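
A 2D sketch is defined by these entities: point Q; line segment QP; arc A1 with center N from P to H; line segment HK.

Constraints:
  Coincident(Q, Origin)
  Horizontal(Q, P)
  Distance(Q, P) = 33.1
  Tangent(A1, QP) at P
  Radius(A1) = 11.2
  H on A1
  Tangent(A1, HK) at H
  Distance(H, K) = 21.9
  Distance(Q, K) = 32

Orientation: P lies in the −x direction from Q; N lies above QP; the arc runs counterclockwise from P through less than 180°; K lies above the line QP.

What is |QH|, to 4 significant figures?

23.74

Checks: Q.y = 0.00, P.y = 0.00 ✓; |NH| = 11.20 ✓; ∠(NH, HK) = 90.00° ✓; |HK| = 21.90 ✓; |QK| = 32.00 ✓.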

* * * * * * * * *

Task objective:
Show all lines above containing "from".

Solution to this exercise:
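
A 2D sketch is defined by these entities: point Q; line segment QP; arc A1 with center N from P to H; line segment HK.
Orientation: P lies in the −x direction from Q; N lies above QP; the arc runs counterclockwise from P through less than 180°; K lies above the line QP.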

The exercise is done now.